● **Exercise requirements**:
Once you reach the line that contains "Assume baseflow is", retype it and each later line exactly as written, stopping only at the end of the listing.

● **Dataset content**:

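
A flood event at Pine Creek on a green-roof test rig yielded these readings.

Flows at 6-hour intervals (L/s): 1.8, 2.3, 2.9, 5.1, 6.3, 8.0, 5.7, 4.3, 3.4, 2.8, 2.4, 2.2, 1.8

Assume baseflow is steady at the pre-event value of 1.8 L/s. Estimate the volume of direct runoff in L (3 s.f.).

V ≈ 5.53 × 10^5 L

Direct-runoff ordinates (Q − Q_b): 0.0, 0.5, 1.1, 3.3, 4.5, 6.2, 3.9, 2.5, 1.6, 1.0, 0.6, 0.4, 0.0 L/s.
ΣQ_DR = 25.60 L/s.
With Δt = 6 h = 21600 s, V = ΣQ_DR · Δt = 25.60 × 21600 = 5.53 × 10^5 L.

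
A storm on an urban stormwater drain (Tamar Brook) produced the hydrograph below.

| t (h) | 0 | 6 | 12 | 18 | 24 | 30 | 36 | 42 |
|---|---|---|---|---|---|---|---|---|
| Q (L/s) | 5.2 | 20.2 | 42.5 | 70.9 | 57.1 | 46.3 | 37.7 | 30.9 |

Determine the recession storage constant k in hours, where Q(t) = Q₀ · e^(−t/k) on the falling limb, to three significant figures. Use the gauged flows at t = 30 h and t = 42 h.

k ≈ 29.7 h

On the falling limb, Q drops from 46.3 to 30.9 L/s between t = 30 h and t = 42 h (Δt = 12 h).
k = −Δt / ln(Q₂/Q₁) = −12 / ln(30.9/46.3) = 29.7 h.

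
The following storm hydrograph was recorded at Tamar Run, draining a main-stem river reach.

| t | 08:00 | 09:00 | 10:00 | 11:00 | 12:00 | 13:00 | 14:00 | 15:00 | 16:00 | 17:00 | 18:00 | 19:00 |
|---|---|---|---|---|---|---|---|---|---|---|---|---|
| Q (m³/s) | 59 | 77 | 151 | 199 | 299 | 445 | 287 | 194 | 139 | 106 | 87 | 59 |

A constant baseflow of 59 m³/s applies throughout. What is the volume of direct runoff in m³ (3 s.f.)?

V ≈ 5.02 × 10^6 m³

Direct-runoff ordinates (Q − Q_b): 0.0, 18.0, 92.0, 140.0, 240.0, 386.0, 228.0, 135.0, 80.0, 47.0, 28.0, 0.0 m³/s.
ΣQ_DR = 1394 m³/s.
With Δt = 1 h = 3600 s, V = ΣQ_DR · Δt = 1394 × 3600 = 5.02 × 10^6 m³.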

● **Task response**:
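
Assume baseflow is steady at the pre-event value of 1.8 L/s. Estimate the volume of direct runoff in L (3 s.f.).

V ≈ 5.53 × 10^5 L

Direct-runoff ordinates (Q − Q_b): 0.0, 0.5, 1.1, 3.3, 4.5, 6.2, 3.9, 2.5, 1.6, 1.0, 0.6, 0.4, 0.0 L/s.
ΣQ_DR = 25.60 L/s.
With Δt = 6 h = 21600 s, V = ΣQ_DR · Δt = 25.60 × 21600 = 5.53 × 10^5 L.

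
A storm on an urban stormwater drain (Tamar Brook) produced the hydrograph below.

| t (h) | 0 | 6 | 12 | 18 | 24 | 30 | 36 | 42 |
|---|---|---|---|---|---|---|---|---|
| Q (L/s) | 5.2 | 20.2 | 42.5 | 70.9 | 57.1 | 46.3 | 37.7 | 30.9 |

Determine the recession storage constant k in hours, where Q(t) = Q₀ · e^(−t/k) on the falling limb, to three significant figures. Use the gauged flows at t = 30 h and t = 42 h.

k ≈ 29.7 h

On the falling limb, Q drops from 46.3 to 30.9 L/s between t = 30 h and t = 42 h (Δt = 12 h).
k = −Δt / ln(Q₂/Q₁) = −12 / ln(30.9/46.3) = 29.7 h.

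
The following storm hydrograph was recorded at Tamar Run, draining a main-stem river reach.

| t | 08:00 | 09:00 | 10:00 | 11:00 | 12:00 | 13:00 | 14:00 | 15:00 | 16:00 | 17:00 | 18:00 | 19:00 |
|---|---|---|---|---|---|---|---|---|---|---|---|---|
| Q (m³/s) | 59 | 77 | 151 | 199 | 299 | 445 | 287 | 194 | 139 | 106 | 87 | 59 |

A constant baseflow of 59 m³/s applies throughout. What is the volume of direct runoff in m³ (3 s.f.)?

V ≈ 5.02 × 10^6 m³

Direct-runoff ordinates (Q − Q_b): 0.0, 18.0, 92.0, 140.0, 240.0, 386.0, 228.0, 135.0, 80.0, 47.0, 28.0, 0.0 m³/s.
ΣQ_DR = 1394 m³/s.
With Δt = 1 h = 3600 s, V = ΣQ_DR · Δt = 1394 × 3600 = 5.02 × 10^6 m³.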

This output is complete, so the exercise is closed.